• ACTIVITY: Using the records below, repeat exactly the lines from the one holding "2024-03-13T11:02:28 notification-service: START" through the one holding "2024-03-13T11:31:40 inventory-service: UPLOAD", both ends included, and no others.
Segment Start: AVAILABLE DATA
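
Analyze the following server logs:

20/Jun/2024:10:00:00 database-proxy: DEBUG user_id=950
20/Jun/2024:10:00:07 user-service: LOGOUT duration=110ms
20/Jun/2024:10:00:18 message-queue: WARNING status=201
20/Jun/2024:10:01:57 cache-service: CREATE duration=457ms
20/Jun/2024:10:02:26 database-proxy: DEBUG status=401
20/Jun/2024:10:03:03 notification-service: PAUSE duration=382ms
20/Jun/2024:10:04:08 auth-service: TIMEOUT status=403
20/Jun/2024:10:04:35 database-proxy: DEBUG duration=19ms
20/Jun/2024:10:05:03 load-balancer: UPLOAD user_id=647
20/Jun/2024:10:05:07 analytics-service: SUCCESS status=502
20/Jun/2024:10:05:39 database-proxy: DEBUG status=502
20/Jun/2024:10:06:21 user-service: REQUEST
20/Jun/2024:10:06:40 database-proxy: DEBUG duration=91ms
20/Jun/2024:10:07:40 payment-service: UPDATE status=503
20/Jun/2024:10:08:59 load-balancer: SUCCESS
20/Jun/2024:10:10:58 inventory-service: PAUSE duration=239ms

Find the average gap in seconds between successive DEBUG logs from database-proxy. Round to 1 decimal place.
100.0

To calculate average interval:

1. Find all DEBUG events for database-proxy in order
2. Calculate time gaps between consecutive events
3. Compute mean of gaps: 400 / 4 = 100.0 seconds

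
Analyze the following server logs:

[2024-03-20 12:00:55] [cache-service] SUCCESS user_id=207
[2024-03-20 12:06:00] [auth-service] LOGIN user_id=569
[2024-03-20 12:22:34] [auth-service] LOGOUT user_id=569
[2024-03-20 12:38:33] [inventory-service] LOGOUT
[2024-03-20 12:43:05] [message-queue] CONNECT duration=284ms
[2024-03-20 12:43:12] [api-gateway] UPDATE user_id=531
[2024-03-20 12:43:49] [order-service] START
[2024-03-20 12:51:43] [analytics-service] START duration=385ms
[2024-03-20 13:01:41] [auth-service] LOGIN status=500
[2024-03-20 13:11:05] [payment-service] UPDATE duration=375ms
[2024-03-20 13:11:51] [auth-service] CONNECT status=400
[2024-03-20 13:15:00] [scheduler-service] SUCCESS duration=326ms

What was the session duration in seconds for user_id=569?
994

To calculate session duration:

1. Find LOGIN event for user_id=569: 2024-03-20 12:06:00
2. Find LOGOUT event for user_id=569: 2024-03-20 12:22:34
3. Session duration: 2024-03-20 12:22:34 - 2024-03-20 12:06:00 = 994 seconds (16 minutes)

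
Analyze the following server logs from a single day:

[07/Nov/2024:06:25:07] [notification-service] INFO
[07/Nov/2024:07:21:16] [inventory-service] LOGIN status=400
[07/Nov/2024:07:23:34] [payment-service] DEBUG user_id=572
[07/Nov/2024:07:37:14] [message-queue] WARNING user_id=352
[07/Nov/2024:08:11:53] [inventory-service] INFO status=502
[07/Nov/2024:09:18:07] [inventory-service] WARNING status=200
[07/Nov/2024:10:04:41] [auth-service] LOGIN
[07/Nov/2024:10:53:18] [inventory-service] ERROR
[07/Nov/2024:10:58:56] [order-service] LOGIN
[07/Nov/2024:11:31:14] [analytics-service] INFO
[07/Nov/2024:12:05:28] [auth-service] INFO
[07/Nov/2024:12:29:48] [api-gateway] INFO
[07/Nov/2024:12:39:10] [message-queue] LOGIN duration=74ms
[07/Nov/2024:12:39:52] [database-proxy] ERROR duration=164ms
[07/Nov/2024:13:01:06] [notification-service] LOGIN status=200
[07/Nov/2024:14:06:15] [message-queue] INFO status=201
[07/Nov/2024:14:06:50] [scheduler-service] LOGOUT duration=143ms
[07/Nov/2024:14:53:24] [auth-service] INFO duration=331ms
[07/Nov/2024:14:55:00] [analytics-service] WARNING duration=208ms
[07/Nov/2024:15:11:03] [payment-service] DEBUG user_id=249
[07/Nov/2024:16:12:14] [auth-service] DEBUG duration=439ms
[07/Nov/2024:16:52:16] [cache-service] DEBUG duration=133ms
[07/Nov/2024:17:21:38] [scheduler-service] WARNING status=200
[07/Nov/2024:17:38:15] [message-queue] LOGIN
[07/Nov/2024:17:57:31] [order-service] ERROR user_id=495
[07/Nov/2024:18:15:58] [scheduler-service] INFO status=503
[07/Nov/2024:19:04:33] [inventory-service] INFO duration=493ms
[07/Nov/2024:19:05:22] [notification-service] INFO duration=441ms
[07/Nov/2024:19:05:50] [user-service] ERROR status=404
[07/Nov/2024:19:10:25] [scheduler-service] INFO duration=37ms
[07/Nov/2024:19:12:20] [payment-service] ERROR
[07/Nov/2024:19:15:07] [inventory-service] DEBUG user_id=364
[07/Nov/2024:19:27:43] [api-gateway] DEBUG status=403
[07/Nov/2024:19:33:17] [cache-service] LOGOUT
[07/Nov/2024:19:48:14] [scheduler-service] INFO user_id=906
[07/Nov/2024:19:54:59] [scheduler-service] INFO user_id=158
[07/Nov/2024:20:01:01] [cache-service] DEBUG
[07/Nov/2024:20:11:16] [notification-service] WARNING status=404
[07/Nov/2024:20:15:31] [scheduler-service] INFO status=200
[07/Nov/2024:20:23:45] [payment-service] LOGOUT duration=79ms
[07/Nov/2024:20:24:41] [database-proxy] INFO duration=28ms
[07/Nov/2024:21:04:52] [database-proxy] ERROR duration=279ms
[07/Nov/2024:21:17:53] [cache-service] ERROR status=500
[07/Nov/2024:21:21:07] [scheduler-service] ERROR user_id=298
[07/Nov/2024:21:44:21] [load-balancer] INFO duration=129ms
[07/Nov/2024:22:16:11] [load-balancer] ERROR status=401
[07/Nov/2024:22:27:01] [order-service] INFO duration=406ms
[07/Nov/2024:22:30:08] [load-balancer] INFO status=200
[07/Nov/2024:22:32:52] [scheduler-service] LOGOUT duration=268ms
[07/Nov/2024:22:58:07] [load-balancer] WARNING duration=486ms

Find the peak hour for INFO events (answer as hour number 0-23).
19

To find the peak hour:

1. Group all INFO events by hour
2. Count events in each hour
3. Find hour with maximum count
4. Peak hour: 19 (with 5 events)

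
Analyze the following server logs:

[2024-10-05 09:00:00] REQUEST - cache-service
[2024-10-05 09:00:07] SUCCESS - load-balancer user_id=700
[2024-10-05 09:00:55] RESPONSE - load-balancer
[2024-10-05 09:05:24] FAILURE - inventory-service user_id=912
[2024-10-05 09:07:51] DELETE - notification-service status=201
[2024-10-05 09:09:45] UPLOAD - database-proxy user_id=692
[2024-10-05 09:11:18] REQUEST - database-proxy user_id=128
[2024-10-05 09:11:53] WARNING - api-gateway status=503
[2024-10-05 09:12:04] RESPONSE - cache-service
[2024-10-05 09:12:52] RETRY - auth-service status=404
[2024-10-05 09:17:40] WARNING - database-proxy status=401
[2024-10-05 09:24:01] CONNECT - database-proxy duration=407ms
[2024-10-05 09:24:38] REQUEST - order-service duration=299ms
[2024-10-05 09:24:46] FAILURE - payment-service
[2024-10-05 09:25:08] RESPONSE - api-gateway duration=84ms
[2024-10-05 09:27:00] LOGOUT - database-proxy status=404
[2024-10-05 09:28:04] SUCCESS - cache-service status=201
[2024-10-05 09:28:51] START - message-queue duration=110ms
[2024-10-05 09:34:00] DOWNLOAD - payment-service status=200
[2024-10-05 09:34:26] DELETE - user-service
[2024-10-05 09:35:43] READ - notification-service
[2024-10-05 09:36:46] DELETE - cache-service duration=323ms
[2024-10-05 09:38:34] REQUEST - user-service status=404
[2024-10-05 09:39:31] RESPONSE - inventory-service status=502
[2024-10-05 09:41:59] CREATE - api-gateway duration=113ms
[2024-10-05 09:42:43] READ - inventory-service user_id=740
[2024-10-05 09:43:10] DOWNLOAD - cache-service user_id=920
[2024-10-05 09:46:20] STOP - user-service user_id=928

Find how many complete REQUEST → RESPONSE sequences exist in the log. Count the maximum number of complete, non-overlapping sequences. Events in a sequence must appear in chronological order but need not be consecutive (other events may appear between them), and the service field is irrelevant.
4

To count sequences:

1. Look for pattern: REQUEST → RESPONSE
2. Greedily scan the log in chronological order, matching each sequence element in turn (ignoring service)
3. Each time the full pattern completes, increment the count and restart matching from the next event
4. Complete non-overlapping sequences found: 4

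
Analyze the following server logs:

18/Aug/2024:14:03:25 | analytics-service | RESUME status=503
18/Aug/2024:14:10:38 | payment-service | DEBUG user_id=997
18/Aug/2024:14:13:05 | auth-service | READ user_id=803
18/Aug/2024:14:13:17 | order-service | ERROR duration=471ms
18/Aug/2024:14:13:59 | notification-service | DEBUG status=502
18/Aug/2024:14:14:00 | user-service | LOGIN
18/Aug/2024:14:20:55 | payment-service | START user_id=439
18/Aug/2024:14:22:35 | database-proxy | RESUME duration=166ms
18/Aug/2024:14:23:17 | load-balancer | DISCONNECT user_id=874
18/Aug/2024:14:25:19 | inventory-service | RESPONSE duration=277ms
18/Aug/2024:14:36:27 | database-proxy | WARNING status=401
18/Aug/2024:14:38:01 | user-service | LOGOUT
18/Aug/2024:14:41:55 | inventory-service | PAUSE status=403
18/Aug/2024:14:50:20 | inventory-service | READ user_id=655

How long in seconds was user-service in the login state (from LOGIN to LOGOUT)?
1441

To calculate state duration:

1. Find LOGIN event for user-service: 18/Aug/2024:14:14:00
2. Find LOGOUT event for user-service: 18/Aug/2024:14:38:01
3. Calculate duration: 18/Aug/2024:14:38:01 - 18/Aug/2024:14:14:00 = 1441 seconds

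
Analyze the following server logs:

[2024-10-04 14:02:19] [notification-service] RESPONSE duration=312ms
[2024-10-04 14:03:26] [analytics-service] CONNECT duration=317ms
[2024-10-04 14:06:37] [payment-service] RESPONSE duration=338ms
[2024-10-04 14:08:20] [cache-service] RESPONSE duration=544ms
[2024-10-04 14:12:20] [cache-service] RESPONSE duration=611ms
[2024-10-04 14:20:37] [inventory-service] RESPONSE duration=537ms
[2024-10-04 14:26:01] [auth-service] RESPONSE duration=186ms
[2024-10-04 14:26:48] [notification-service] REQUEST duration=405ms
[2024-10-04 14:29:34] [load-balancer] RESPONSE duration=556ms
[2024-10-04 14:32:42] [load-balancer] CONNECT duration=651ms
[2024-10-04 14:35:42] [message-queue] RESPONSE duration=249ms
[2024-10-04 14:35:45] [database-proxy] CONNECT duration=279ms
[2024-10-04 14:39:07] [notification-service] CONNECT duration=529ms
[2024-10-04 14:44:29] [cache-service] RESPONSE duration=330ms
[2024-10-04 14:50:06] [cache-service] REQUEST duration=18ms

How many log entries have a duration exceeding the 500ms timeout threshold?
6

To count timeouts:

1. Threshold: 500ms
2. Extract duration from each log entry
3. Count entries where duration > 500
4. Timeout count: 6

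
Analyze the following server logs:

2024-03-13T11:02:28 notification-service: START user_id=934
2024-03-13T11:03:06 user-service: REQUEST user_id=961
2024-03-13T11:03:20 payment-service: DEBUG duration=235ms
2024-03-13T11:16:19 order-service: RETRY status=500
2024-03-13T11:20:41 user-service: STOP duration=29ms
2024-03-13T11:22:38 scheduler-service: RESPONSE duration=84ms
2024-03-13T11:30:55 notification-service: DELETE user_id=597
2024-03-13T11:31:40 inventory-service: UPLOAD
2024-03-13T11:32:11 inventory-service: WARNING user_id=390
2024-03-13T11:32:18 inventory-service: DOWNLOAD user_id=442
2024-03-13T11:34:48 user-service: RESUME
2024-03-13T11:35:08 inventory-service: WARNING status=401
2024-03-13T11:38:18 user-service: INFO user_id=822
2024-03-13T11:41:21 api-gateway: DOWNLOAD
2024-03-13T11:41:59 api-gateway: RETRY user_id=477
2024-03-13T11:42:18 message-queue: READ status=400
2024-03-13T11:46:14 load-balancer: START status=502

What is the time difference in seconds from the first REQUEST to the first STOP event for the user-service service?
1055

To find the time between events:

1. Locate the first REQUEST event for user-service: 2024-03-13T11:03:06
2. Locate the first STOP event for user-service: 2024-03-13T11:20:41
3. Calculate the difference: 2024-03-13T11:20:41 - 2024-03-13T11:03:06 = 1055 seconds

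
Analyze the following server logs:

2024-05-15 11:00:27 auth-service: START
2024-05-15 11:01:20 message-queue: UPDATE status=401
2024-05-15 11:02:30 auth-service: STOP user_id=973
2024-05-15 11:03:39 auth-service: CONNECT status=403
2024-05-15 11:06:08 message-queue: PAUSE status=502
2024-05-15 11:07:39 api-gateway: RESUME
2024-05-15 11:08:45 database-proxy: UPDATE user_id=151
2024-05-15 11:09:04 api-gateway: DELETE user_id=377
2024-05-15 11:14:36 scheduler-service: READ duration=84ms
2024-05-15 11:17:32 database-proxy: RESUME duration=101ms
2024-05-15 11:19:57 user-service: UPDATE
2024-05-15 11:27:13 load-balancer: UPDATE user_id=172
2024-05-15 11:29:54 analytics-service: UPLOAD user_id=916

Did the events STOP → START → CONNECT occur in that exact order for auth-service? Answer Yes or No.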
Segment End: AVAILABLE DATA
• SOLVED EXERCISE:
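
2024-03-13T11:02:28 notification-service: START user_id=934
2024-03-13T11:03:06 user-service: REQUEST user_id=961
2024-03-13T11:03:20 payment-service: DEBUG duration=235ms
2024-03-13T11:16:19 order-service: RETRY status=500
2024-03-13T11:20:41 user-service: STOP duration=29ms
2024-03-13T11:22:38 scheduler-service: RESPONSE duration=84ms
2024-03-13T11:30:55 notification-service: DELETE user_id=597
2024-03-13T11:31:40 inventory-service: UPLOAD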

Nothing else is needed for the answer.